■ Data records
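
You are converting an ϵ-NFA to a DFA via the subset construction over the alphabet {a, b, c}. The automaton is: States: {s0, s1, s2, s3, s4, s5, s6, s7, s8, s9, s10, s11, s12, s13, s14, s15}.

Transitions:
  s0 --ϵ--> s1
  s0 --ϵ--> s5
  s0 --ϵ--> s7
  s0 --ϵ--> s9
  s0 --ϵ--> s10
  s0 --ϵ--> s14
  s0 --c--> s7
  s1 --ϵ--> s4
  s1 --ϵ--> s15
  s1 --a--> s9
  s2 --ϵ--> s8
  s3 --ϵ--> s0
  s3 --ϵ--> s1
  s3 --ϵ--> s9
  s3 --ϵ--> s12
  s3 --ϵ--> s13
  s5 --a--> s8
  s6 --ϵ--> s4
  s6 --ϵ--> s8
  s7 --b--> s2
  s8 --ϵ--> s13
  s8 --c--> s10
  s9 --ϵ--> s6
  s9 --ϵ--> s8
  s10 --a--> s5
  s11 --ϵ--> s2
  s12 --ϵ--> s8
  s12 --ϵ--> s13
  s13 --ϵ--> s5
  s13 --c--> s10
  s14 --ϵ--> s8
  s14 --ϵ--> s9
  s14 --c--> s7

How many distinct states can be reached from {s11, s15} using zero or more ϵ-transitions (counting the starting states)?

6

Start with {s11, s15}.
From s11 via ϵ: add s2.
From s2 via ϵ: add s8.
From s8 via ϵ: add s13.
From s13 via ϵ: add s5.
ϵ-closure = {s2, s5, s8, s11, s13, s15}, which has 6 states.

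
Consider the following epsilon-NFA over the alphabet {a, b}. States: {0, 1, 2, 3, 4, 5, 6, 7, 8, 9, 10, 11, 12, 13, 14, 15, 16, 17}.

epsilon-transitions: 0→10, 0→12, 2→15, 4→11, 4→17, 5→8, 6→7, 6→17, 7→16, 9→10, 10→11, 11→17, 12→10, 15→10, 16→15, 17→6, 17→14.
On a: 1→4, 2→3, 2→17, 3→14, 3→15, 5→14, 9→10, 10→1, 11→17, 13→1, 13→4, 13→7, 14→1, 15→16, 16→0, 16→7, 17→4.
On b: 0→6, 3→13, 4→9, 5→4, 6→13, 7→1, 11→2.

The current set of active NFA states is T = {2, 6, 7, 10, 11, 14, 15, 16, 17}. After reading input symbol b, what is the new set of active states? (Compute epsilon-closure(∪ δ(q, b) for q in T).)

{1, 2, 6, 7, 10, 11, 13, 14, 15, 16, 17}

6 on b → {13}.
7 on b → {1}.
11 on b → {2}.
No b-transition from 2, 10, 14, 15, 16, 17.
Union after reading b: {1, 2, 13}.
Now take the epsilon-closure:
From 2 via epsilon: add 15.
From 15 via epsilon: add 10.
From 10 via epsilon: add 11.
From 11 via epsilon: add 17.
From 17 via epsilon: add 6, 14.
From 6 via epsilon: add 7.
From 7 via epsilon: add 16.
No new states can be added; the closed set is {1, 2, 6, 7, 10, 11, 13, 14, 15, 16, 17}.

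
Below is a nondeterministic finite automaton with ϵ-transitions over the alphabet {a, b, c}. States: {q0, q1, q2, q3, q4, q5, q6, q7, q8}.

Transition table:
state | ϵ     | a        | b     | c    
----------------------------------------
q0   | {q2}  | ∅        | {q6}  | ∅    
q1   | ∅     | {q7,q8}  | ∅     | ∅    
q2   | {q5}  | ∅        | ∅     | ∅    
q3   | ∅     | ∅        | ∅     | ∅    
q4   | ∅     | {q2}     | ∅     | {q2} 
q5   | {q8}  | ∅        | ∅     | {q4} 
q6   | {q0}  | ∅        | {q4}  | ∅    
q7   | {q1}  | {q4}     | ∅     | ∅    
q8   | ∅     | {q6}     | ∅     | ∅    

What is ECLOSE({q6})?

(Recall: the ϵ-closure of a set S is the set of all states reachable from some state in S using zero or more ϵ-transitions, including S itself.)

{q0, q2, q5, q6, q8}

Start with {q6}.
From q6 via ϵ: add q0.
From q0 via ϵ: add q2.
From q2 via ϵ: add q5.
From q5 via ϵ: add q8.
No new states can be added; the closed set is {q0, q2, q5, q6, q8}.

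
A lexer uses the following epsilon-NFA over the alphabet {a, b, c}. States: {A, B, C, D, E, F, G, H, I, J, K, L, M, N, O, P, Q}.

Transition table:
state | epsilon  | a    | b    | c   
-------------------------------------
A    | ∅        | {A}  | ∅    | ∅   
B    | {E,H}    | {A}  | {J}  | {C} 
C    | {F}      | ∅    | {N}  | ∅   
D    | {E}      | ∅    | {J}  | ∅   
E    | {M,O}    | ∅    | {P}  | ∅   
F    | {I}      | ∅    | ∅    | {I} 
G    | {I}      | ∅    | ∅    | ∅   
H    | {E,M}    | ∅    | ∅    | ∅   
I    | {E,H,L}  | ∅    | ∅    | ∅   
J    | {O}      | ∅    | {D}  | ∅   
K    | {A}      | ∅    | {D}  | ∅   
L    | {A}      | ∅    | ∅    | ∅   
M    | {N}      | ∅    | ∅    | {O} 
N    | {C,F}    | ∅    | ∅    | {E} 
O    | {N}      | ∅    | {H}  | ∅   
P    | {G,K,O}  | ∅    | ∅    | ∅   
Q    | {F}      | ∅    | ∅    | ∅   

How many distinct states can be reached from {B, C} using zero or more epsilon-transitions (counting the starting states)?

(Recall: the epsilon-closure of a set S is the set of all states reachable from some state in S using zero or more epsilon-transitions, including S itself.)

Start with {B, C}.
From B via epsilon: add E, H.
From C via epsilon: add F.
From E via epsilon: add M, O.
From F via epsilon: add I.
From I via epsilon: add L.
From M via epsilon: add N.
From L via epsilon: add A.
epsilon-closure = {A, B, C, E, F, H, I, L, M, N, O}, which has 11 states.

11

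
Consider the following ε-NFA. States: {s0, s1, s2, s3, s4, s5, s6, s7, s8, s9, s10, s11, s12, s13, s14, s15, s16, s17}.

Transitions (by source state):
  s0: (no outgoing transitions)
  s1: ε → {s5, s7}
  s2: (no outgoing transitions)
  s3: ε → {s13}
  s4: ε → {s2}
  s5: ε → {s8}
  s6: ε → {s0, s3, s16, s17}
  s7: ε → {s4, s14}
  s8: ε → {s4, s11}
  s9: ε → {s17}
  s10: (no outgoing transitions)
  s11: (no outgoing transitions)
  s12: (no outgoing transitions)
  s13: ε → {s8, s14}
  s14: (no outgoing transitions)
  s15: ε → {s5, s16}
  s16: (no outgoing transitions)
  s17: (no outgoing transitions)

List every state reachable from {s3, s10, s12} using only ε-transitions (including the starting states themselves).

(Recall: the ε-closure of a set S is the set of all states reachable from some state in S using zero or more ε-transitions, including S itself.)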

■ Task to complete
Write out the whole listing again, exactly as it stands.

■ Result below
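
You are converting an ϵ-NFA to a DFA via the subset construction over the alphabet {a, b, c}. The automaton is: States: {s0, s1, s2, s3, s4, s5, s6, s7, s8, s9, s10, s11, s12, s13, s14, s15}.

Transitions:
  s0 --ϵ--> s1
  s0 --ϵ--> s5
  s0 --ϵ--> s7
  s0 --ϵ--> s9
  s0 --ϵ--> s10
  s0 --ϵ--> s14
  s0 --c--> s7
  s1 --ϵ--> s4
  s1 --ϵ--> s15
  s1 --a--> s9
  s2 --ϵ--> s8
  s3 --ϵ--> s0
  s3 --ϵ--> s1
  s3 --ϵ--> s9
  s3 --ϵ--> s12
  s3 --ϵ--> s13
  s5 --a--> s8
  s6 --ϵ--> s4
  s6 --ϵ--> s8
  s7 --b--> s2
  s8 --ϵ--> s13
  s8 --c--> s10
  s9 --ϵ--> s6
  s9 --ϵ--> s8
  s10 --a--> s5
  s11 --ϵ--> s2
  s12 --ϵ--> s8
  s12 --ϵ--> s13
  s13 --ϵ--> s5
  s13 --c--> s10
  s14 --ϵ--> s8
  s14 --ϵ--> s9
  s14 --c--> s7

How many distinct states can be reached from {s11, s15} using zero or more ϵ-transitions (counting the starting states)?

6

Start with {s11, s15}.
From s11 via ϵ: add s2.
From s2 via ϵ: add s8.
From s8 via ϵ: add s13.
From s13 via ϵ: add s5.
ϵ-closure = {s2, s5, s8, s11, s13, s15}, which has 6 states.

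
Consider the following epsilon-NFA over the alphabet {a, b}. States: {0, 1, 2, 3, 4, 5, 6, 7, 8, 9, 10, 11, 12, 13, 14, 15, 16, 17}.

epsilon-transitions: 0→10, 0→12, 2→15, 4→11, 4→17, 5→8, 6→7, 6→17, 7→16, 9→10, 10→11, 11→17, 12→10, 15→10, 16→15, 17→6, 17→14.
On a: 1→4, 2→3, 2→17, 3→14, 3→15, 5→14, 9→10, 10→1, 11→17, 13→1, 13→4, 13→7, 14→1, 15→16, 16→0, 16→7, 17→4.
On b: 0→6, 3→13, 4→9, 5→4, 6→13, 7→1, 11→2.

The current set of active NFA states is T = {2, 6, 7, 10, 11, 14, 15, 16, 17}. After reading input symbol b, what is the new set of active states? (Compute epsilon-closure(∪ δ(q, b) for q in T).)

{1, 2, 6, 7, 10, 11, 13, 14, 15, 16, 17}

6 on b → {13}.
7 on b → {1}.
11 on b → {2}.
No b-transition from 2, 10, 14, 15, 16, 17.
Union after reading b: {1, 2, 13}.
Now take the epsilon-closure:
From 2 via epsilon: add 15.
From 15 via epsilon: add 10.
From 10 via epsilon: add 11.
From 11 via epsilon: add 17.
From 17 via epsilon: add 6, 14.
From 6 via epsilon: add 7.
From 7 via epsilon: add 16.
No new states can be added; the closed set is {1, 2, 6, 7, 10, 11, 13, 14, 15, 16, 17}.

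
Below is a nondeterministic finite automaton with ϵ-transitions over the alphabet {a, b, c}. States: {q0, q1, q2, q3, q4, q5, q6, q7, q8}.

Transition table:
state | ϵ     | a        | b     | c    
----------------------------------------
q0   | {q2}  | ∅        | {q6}  | ∅    
q1   | ∅     | {q7,q8}  | ∅     | ∅    
q2   | {q5}  | ∅        | ∅     | ∅    
q3   | ∅     | ∅        | ∅     | ∅    
q4   | ∅     | {q2}     | ∅     | {q2} 
q5   | {q8}  | ∅        | ∅     | {q4} 
q6   | {q0}  | ∅        | {q4}  | ∅    
q7   | {q1}  | {q4}     | ∅     | ∅    
q8   | ∅     | {q6}     | ∅     | ∅    

What is ECLOSE({q6})?

(Recall: the ϵ-closure of a set S is the set of all states reachable from some state in S using zero or more ϵ-transitions, including S itself.)

{q0, q2, q5, q6, q8}

Start with {q6}.
From q6 via ϵ: add q0.
From q0 via ϵ: add q2.
From q2 via ϵ: add q5.
From q5 via ϵ: add q8.
No new states can be added; the closed set is {q0, q2, q5, q6, q8}.

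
A lexer uses the following epsilon-NFA over the alphabet {a, b, c}. States: {A, B, C, D, E, F, G, H, I, J, K, L, M, N, O, P, Q}.

Transition table:
state | epsilon  | a    | b    | c   
-------------------------------------
A    | ∅        | {A}  | ∅    | ∅   
B    | {E,H}    | {A}  | {J}  | {C} 
C    | {F}      | ∅    | {N}  | ∅   
D    | {E}      | ∅    | {J}  | ∅   
E    | {M,O}    | ∅    | {P}  | ∅   
F    | {I}      | ∅    | ∅    | {I} 
G    | {I}      | ∅    | ∅    | ∅   
H    | {E,M}    | ∅    | ∅    | ∅   
I    | {E,H,L}  | ∅    | ∅    | ∅   
J    | {O}      | ∅    | {D}  | ∅   
K    | {A}      | ∅    | {D}  | ∅   
L    | {A}      | ∅    | ∅    | ∅   
M    | {N}      | ∅    | ∅    | {O} 
N    | {C,F}    | ∅    | ∅    | {E} 
O    | {N}      | ∅    | {H}  | ∅   
P    | {G,K,O}  | ∅    | ∅    | ∅   
Q    | {F}      | ∅    | ∅    | ∅   

How many distinct states can be reached from {B, C} using zero or more epsilon-transitions (counting the starting states)?

(Recall: the epsilon-closure of a set S is the set of all states reachable from some state in S using zero or more epsilon-transitions, including S itself.)

Start with {B, C}.
From B via epsilon: add E, H.
From C via epsilon: add F.
From E via epsilon: add M, O.
From F via epsilon: add I.
From I via epsilon: add L.
From M via epsilon: add N.
From L via epsilon: add A.
epsilon-closure = {A, B, C, E, F, H, I, L, M, N, O}, which has 11 states.

11

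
Consider the following ε-NFA. States: {s0, s1, s2, s3, s4, s5, s6, s7, s8, s9, s10, s11, s12, s13, s14, s15, s16, s17}.

Transitions (by source state):
  s0: (no outgoing transitions)
  s1: ε → {s5, s7}
  s2: (no outgoing transitions)
  s3: ε → {s13}
  s4: ε → {s2}
  s5: ε → {s8}
  s6: ε → {s0, s3, s16, s17}
  s7: ε → {s4, s14}
  s8: ε → {s4, s11}
  s9: ε → {s17}
  s10: (no outgoing transitions)
  s11: (no outgoing transitions)
  s12: (no outgoing transitions)
  s13: ε → {s8, s14}
  s14: (no outgoing transitions)
  s15: ε → {s5, s16}
  s16: (no outgoing transitions)
  s17: (no outgoing transitions)

List every state reachable from {s3, s10, s12} using only ε-transitions (including the starting states themselves).

(Recall: the ε-closure of a set S is the set of all states reachable from some state in S using zero or more ε-transitions, including S itself.)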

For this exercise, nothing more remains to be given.